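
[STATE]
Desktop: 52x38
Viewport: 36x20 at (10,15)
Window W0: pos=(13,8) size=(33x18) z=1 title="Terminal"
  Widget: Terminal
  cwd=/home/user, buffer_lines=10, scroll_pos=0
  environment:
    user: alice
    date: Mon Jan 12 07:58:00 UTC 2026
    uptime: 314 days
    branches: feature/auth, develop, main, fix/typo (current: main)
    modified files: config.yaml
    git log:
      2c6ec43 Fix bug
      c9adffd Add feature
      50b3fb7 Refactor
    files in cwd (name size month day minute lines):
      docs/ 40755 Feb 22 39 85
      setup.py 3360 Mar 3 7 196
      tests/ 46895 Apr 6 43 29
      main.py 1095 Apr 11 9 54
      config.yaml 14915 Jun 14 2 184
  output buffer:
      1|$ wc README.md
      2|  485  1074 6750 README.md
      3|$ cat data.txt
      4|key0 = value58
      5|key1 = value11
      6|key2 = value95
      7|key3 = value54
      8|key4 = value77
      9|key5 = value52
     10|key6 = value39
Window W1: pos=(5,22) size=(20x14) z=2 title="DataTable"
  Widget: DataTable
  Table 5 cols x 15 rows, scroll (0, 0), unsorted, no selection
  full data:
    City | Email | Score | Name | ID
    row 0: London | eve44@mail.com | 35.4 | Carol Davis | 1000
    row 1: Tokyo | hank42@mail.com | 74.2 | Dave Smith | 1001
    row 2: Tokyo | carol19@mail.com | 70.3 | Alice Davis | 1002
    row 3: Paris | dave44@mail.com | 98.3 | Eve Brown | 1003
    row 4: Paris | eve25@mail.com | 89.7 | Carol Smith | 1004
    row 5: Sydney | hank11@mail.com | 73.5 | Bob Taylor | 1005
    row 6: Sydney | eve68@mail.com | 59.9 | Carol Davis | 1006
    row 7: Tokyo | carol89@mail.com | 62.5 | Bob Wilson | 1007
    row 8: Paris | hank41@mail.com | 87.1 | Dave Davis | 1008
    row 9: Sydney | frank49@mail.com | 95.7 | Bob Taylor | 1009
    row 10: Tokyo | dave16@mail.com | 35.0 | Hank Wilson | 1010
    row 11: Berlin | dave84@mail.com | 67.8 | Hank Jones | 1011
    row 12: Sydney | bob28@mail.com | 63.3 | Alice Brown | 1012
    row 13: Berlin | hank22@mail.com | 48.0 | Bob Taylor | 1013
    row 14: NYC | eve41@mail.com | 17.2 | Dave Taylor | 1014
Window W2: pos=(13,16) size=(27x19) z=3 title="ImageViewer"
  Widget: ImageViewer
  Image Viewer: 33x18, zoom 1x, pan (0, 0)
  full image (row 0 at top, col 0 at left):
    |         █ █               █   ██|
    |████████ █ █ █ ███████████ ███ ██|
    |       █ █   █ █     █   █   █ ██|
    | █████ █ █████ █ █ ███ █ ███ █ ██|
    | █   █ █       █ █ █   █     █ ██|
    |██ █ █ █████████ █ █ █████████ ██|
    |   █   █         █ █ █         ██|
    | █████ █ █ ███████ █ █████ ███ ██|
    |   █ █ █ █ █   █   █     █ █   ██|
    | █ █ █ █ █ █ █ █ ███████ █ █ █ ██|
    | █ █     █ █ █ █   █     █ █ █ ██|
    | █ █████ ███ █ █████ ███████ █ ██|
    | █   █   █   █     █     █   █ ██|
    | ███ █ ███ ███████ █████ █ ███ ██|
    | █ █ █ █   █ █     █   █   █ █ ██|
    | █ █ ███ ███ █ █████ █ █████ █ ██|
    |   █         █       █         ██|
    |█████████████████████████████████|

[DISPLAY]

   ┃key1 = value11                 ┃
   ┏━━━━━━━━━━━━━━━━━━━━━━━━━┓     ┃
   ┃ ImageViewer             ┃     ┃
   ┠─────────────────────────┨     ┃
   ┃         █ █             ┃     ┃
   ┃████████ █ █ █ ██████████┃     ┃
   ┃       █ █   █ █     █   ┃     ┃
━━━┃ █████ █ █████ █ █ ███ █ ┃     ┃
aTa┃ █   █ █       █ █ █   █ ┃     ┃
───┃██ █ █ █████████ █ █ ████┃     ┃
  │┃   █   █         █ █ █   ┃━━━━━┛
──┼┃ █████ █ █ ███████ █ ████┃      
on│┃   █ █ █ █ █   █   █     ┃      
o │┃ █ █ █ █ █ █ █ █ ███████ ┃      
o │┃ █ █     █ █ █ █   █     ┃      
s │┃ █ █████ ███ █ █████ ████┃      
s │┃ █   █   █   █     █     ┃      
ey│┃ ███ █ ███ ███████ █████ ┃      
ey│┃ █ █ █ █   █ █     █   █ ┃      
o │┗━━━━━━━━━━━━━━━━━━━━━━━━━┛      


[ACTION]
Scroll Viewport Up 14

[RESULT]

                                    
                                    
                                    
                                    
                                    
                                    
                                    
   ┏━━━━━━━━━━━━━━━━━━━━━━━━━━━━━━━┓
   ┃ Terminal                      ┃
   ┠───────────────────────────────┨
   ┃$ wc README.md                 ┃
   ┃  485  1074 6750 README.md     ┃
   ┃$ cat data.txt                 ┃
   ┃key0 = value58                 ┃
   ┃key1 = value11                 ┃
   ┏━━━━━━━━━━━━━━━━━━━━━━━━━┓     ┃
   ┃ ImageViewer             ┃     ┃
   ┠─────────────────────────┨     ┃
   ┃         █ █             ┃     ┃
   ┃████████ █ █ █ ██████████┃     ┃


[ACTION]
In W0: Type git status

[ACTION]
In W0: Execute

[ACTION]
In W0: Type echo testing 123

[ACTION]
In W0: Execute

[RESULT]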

WHAT THIS TASK INVOLVES:
Find every line in the records that has the string "title", then state how many there are and nothing else.

ANSWER FOR THE TASK:
3